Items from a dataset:
* * * * *

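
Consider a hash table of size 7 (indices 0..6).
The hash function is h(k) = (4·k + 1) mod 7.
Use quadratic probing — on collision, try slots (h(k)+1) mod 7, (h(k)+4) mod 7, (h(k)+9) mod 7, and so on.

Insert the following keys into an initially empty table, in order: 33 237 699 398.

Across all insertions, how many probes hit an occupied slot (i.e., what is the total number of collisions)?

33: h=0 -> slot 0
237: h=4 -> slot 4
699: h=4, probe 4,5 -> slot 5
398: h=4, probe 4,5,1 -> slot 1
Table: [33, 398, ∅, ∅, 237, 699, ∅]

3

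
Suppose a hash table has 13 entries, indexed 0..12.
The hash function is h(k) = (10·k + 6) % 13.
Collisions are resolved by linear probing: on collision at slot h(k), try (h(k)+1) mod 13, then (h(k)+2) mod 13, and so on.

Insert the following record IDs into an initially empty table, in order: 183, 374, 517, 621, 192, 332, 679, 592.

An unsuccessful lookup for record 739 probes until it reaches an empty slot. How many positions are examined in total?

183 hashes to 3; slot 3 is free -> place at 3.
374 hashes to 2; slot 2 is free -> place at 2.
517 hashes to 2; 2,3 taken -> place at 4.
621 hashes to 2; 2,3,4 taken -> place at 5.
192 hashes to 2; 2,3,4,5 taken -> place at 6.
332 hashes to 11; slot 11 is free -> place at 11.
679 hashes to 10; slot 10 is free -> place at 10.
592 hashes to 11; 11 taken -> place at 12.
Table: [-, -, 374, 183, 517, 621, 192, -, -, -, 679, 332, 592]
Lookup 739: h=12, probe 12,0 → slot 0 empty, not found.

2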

* * * * *

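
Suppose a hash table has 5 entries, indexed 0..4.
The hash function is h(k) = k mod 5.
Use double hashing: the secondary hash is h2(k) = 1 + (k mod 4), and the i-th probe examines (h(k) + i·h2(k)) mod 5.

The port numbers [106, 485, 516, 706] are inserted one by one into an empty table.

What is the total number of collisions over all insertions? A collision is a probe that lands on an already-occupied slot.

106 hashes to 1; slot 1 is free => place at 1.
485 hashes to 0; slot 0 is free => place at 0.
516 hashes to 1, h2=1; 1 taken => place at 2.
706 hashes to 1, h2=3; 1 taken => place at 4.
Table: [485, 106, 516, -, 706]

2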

* * * * *

Set down again, word for word, the stretch of records from the line with "Consider a hash" to the line with "Insert the following record", both of those lines included.

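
Consider a hash table of size 7 (indices 0..6).
The hash function is h(k) = (4·k + 1) mod 7.
Use quadratic probing — on collision, try slots (h(k)+1) mod 7, (h(k)+4) mod 7, (h(k)+9) mod 7, and so on.

Insert the following keys into an initially empty table, in order: 33 237 699 398.

Across all insertions, how many probes hit an occupied slot (i.e., what is the total number of collisions)?

33: h=0 -> slot 0
237: h=4 -> slot 4
699: h=4, probe 4,5 -> slot 5
398: h=4, probe 4,5,1 -> slot 1
Table: [33, 398, ∅, ∅, 237, 699, ∅]

3

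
Suppose a hash table has 13 entries, indexed 0..12.
The hash function is h(k) = (10·k + 6) % 13.
Collisions are resolved by linear probing: on collision at slot h(k), try (h(k)+1) mod 13, then (h(k)+2) mod 13, and so on.

Insert the following record IDs into an initially empty table, in order: 183, 374, 517, 621, 192, 332, 679, 592.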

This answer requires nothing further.